STUDY MATERIAL Start Marker
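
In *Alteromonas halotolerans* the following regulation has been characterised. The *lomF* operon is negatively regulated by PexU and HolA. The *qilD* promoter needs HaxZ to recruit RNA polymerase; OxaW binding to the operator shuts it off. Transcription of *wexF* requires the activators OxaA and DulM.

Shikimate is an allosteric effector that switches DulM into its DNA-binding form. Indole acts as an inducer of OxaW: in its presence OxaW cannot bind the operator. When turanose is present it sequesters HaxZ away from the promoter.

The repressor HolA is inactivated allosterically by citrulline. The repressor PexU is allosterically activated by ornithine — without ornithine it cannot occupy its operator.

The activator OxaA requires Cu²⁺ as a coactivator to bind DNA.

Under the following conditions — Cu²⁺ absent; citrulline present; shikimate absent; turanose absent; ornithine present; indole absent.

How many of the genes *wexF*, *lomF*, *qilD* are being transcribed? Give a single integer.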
STUDY MATERIAL End Marker
- [PROBLEM TO SOLVE]: Using the records above, please repeat the line with "Under the following" and every line after it exactly, and give no other text.

- [RESULT OF THE TASK]:
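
Under the following conditions — Cu²⁺ absent; citrulline present; shikimate absent; turanose absent; ornithine present; indole absent.

How many of the genes *wexF*, *lomF*, *qilD* are being transcribed? Give a single integer.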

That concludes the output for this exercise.